_REQUIRED WORK:_ Exactly as they stand, the data below are to be printed again.

┄┄┄┄┄┄┄┄┄┄

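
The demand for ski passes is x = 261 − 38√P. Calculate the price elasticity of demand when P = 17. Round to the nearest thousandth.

At P = 17, x = 104.322.
dx/dP = −38/(2√P) = −38/(2·4.1231).
Point elasticity E = (dx/dP)·(P/x) = -4.6082 × 17/104.322 ≈ -0.751.
|E| < 1, so demand is inelastic at this price.

-0.751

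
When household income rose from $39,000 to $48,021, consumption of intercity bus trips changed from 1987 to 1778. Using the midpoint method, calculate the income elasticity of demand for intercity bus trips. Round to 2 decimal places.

-0.54

%ΔQ = (1778 − 1987)/[(1987+1778)/2] = -209/1882.5 ≈ -0.1110.
%ΔY = (48,021 − 39,000)/[(39,000+48,021)/2] = 9021/43510.5 ≈ 0.2073.
E_I = %ΔQ/%ΔY ≈ -0.54.
E_I < 0: inferior good.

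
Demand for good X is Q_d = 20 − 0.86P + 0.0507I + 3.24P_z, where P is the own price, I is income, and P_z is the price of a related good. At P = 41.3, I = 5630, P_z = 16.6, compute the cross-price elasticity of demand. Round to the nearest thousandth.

First evaluate Q_d: 20 − 0.86(41.3) + 0.0507(5630) + 3.24(16.6) = 20 − 35.518 + 285.441 + 53.784 = 323.707.
∂Q_d/∂P_z = +3.24, so E_xy = 3.24·(16.6/323.707) ≈ 0.166.
E_xy > 0: the goods are substitutes.

0.166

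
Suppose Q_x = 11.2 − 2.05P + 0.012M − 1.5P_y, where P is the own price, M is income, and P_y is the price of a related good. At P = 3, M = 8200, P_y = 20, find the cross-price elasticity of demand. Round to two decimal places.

Substituting, Q_x = 11.2 − 2.05(3) + 0.012(8200) − 1.5(20) = 11.2 − 6.15 + 98.4 − 30 = 73.45.
∂Q_x/∂P_y = −1.5, so E_xy = -1.5·(20/73.45) ≈ -0.41.
E_xy < 0: the goods are complements.

-0.41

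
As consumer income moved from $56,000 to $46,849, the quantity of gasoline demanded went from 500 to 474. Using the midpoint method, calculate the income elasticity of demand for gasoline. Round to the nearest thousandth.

%ΔQ = (474 − 500)/[(500+474)/2] = -26/487 ≈ -0.0534.
%ΔI = (46,849 − 56,000)/[(56,000+46,849)/2] = -9151/51424.5 ≈ -0.1780.
E_I = %ΔQ/%ΔI ≈ 0.300.
E_I ∈ (0,1): normal good (necessity).

0.300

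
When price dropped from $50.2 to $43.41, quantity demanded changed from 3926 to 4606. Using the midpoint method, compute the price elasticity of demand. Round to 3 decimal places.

%ΔQ = (4606 − 3926)/[(3926 + 4606)/2] = 680/4266 ≈ 0.1594.
%ΔP = (43.41 − 50.2)/[(50.2 + 43.41)/2] = -6.79/46.805 ≈ -0.1451.
Arc elasticity E = %ΔQ/%ΔP ≈ 0.1594/-0.1451 ≈ -1.099.
|E| > 1: demand is elastic over this range.

-1.099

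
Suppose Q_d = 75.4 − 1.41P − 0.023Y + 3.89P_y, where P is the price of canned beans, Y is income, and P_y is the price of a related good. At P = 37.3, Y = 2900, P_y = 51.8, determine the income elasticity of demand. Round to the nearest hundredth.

At the given point, Q_d = 75.4 − 1.41(37.3) − 0.023(2900) + 3.89(51.8) = 75.4 − 52.593 − 66.7 + 201.502 = 157.609.
∂Q_d/∂Y = −0.023, so E_I = -0.023·(2900/157.609) ≈ -0.42.
E_I < 0: inferior good.

-0.42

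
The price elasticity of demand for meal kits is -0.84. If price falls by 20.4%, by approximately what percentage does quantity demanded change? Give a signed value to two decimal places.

%ΔQ ≈ E × %ΔP = (-0.84) × (-20.4%) ≈ 17.14%.

17.14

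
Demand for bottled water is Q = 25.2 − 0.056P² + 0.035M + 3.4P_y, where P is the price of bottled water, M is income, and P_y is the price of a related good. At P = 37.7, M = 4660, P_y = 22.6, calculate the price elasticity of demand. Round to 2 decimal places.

-0.86

Q = 25.2 − 0.056(37.7)² + 0.035(4660) + 3.4(22.6) = 25.2 − 79.5922 + 163.1 + 76.84 = 185.5478.
∂Q/∂P = −2·0.056·P = -4.2224, so E_p = -4.2224·(37.7/185.5478) ≈ -0.86.
|E_p| < 1: demand is inelastic.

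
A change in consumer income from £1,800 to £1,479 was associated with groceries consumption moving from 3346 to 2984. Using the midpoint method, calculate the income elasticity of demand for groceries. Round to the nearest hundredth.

%ΔQ = (2984 − 3346)/[(3346+2984)/2] = -362/3165 ≈ -0.1144.
%ΔI = (1,479 − 1,800)/[(1,800+1,479)/2] = -321/1639.5 ≈ -0.1958.
E_I = %ΔQ/%ΔI ≈ 0.58.
E_I ∈ (0,1): normal good (necessity).

0.58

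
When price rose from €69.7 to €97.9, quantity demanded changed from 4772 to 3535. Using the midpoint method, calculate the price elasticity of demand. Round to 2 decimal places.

-0.89

%ΔQ = (3535 − 4772)/[(4772 + 3535)/2] = -1237/4153.5 ≈ -0.2978.
%ΔP = (97.9 − 69.7)/[(69.7 + 97.9)/2] = 28.2/83.8 ≈ 0.3365.
Arc elasticity E = %ΔQ/%ΔP ≈ -0.2978/0.3365 ≈ -0.89.
|E| < 1: demand is inelastic over this range.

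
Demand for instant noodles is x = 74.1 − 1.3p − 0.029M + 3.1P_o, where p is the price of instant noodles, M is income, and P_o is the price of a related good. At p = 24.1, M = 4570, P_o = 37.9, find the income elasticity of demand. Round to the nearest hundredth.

-4.78

Substituting, x = 74.1 − 1.3(24.1) − 0.029(4570) + 3.1(37.9) = 74.1 − 31.33 − 132.53 + 117.49 = 27.73.
∂x/∂M = −0.029, so E_I = -0.029·(4570/27.73) ≈ -4.78.
E_I < 0: inferior good.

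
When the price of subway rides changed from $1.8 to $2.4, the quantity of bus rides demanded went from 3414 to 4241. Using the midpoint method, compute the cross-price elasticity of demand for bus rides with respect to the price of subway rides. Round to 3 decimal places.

%ΔQ_x = (4241 − 3414)/[(3414+4241)/2] = 827/3827.5 ≈ 0.2161.
%ΔP_y = (2.4 − 1.8)/[(1.8+2.4)/2] ≈ 0.2857.
E_xy = 0.2161/0.2857 ≈ 0.756.
E_xy > 0, so bus rides and subway rides are substitutes.

0.756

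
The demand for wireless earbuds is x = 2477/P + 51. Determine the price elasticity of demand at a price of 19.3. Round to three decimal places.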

┄┄┄┄┄┄┄┄┄┄

_RESULT BELOW:_
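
The demand for ski passes is x = 261 − 38√P. Calculate the price elasticity of demand when P = 17. Round to the nearest thousandth.

At P = 17, x = 104.322.
dx/dP = −38/(2√P) = −38/(2·4.1231).
Point elasticity E = (dx/dP)·(P/x) = -4.6082 × 17/104.322 ≈ -0.751.
|E| < 1, so demand is inelastic at this price.

-0.751

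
When household income rose from $39,000 to $48,021, consumption of intercity bus trips changed from 1987 to 1778. Using the midpoint method, calculate the income elasticity of demand for intercity bus trips. Round to 2 decimal places.

-0.54

%ΔQ = (1778 − 1987)/[(1987+1778)/2] = -209/1882.5 ≈ -0.1110.
%ΔY = (48,021 − 39,000)/[(39,000+48,021)/2] = 9021/43510.5 ≈ 0.2073.
E_I = %ΔQ/%ΔY ≈ -0.54.
E_I < 0: inferior good.

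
Demand for good X is Q_d = 20 − 0.86P + 0.0507I + 3.24P_z, where P is the own price, I is income, and P_z is the price of a related good. At P = 41.3, I = 5630, P_z = 16.6, compute the cross-price elasticity of demand. Round to the nearest thousandth.

First evaluate Q_d: 20 − 0.86(41.3) + 0.0507(5630) + 3.24(16.6) = 20 − 35.518 + 285.441 + 53.784 = 323.707.
∂Q_d/∂P_z = +3.24, so E_xy = 3.24·(16.6/323.707) ≈ 0.166.
E_xy > 0: the goods are substitutes.

0.166

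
Suppose Q_x = 11.2 − 2.05P + 0.012M − 1.5P_y, where P is the own price, M is income, and P_y is the price of a related good. At P = 3, M = 8200, P_y = 20, find the cross-price elasticity of demand. Round to two decimal places.

Substituting, Q_x = 11.2 − 2.05(3) + 0.012(8200) − 1.5(20) = 11.2 − 6.15 + 98.4 − 30 = 73.45.
∂Q_x/∂P_y = −1.5, so E_xy = -1.5·(20/73.45) ≈ -0.41.
E_xy < 0: the goods are complements.

-0.41

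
As consumer income moved from $56,000 to $46,849, the quantity of gasoline demanded went from 500 to 474. Using the midpoint method, calculate the income elasticity of demand for gasoline. Round to the nearest thousandth.

%ΔQ = (474 − 500)/[(500+474)/2] = -26/487 ≈ -0.0534.
%ΔI = (46,849 − 56,000)/[(56,000+46,849)/2] = -9151/51424.5 ≈ -0.1780.
E_I = %ΔQ/%ΔI ≈ 0.300.
E_I ∈ (0,1): normal good (necessity).

0.300

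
When price dropped from $50.2 to $43.41, quantity demanded changed from 3926 to 4606. Using the midpoint method, compute the price elasticity of demand. Round to 3 decimal places.

%ΔQ = (4606 − 3926)/[(3926 + 4606)/2] = 680/4266 ≈ 0.1594.
%ΔP = (43.41 − 50.2)/[(50.2 + 43.41)/2] = -6.79/46.805 ≈ -0.1451.
Arc elasticity E = %ΔQ/%ΔP ≈ 0.1594/-0.1451 ≈ -1.099.
|E| > 1: demand is elastic over this range.

-1.099

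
Suppose Q_d = 75.4 − 1.41P − 0.023Y + 3.89P_y, where P is the price of canned beans, Y is income, and P_y is the price of a related good. At P = 37.3, Y = 2900, P_y = 51.8, determine the income elasticity of demand. Round to the nearest hundredth.

At the given point, Q_d = 75.4 − 1.41(37.3) − 0.023(2900) + 3.89(51.8) = 75.4 − 52.593 − 66.7 + 201.502 = 157.609.
∂Q_d/∂Y = −0.023, so E_I = -0.023·(2900/157.609) ≈ -0.42.
E_I < 0: inferior good.

-0.42

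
The price elasticity of demand for meal kits is -0.84. If price falls by 20.4%, by approximately what percentage does quantity demanded change? Give a signed value to two decimal places.

%ΔQ ≈ E × %ΔP = (-0.84) × (-20.4%) ≈ 17.14%.

17.14

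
Demand for bottled water is Q = 25.2 − 0.056P² + 0.035M + 3.4P_y, where P is the price of bottled water, M is income, and P_y is the price of a related good. At P = 37.7, M = 4660, P_y = 22.6, calculate the price elasticity of demand. Round to 2 decimal places.

-0.86

Q = 25.2 − 0.056(37.7)² + 0.035(4660) + 3.4(22.6) = 25.2 − 79.5922 + 163.1 + 76.84 = 185.5478.
∂Q/∂P = −2·0.056·P = -4.2224, so E_p = -4.2224·(37.7/185.5478) ≈ -0.86.
|E_p| < 1: demand is inelastic.

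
A change in consumer income from £1,800 to £1,479 was associated with groceries consumption moving from 3346 to 2984. Using the midpoint method, calculate the income elasticity of demand for groceries. Round to the nearest hundredth.

%ΔQ = (2984 − 3346)/[(3346+2984)/2] = -362/3165 ≈ -0.1144.
%ΔI = (1,479 − 1,800)/[(1,800+1,479)/2] = -321/1639.5 ≈ -0.1958.
E_I = %ΔQ/%ΔI ≈ 0.58.
E_I ∈ (0,1): normal good (necessity).

0.58

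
When price rose from €69.7 to €97.9, quantity demanded changed from 4772 to 3535. Using the midpoint method, calculate the price elasticity of demand. Round to 2 decimal places.

-0.89

%ΔQ = (3535 − 4772)/[(4772 + 3535)/2] = -1237/4153.5 ≈ -0.2978.
%ΔP = (97.9 − 69.7)/[(69.7 + 97.9)/2] = 28.2/83.8 ≈ 0.3365.
Arc elasticity E = %ΔQ/%ΔP ≈ -0.2978/0.3365 ≈ -0.89.
|E| < 1: demand is inelastic over this range.

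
Demand for instant noodles is x = 74.1 − 1.3p − 0.029M + 3.1P_o, where p is the price of instant noodles, M is income, and P_o is the price of a related good. At p = 24.1, M = 4570, P_o = 37.9, find the income elasticity of demand. Round to the nearest hundredth.

-4.78

Substituting, x = 74.1 − 1.3(24.1) − 0.029(4570) + 3.1(37.9) = 74.1 − 31.33 − 132.53 + 117.49 = 27.73.
∂x/∂M = −0.029, so E_I = -0.029·(4570/27.73) ≈ -4.78.
E_I < 0: inferior good.

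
When the price of subway rides changed from $1.8 to $2.4, the quantity of bus rides demanded went from 3414 to 4241. Using the midpoint method, compute the cross-price elasticity of demand for bus rides with respect to the price of subway rides. Round to 3 decimal places.

%ΔQ_x = (4241 − 3414)/[(3414+4241)/2] = 827/3827.5 ≈ 0.2161.
%ΔP_y = (2.4 − 1.8)/[(1.8+2.4)/2] ≈ 0.2857.
E_xy = 0.2161/0.2857 ≈ 0.756.
E_xy > 0, so bus rides and subway rides are substitutes.

0.756

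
The demand for wireless earbuds is x = 2477/P + 51. Determine the price elasticity of demand at a price of 19.3. Round to three decimal places.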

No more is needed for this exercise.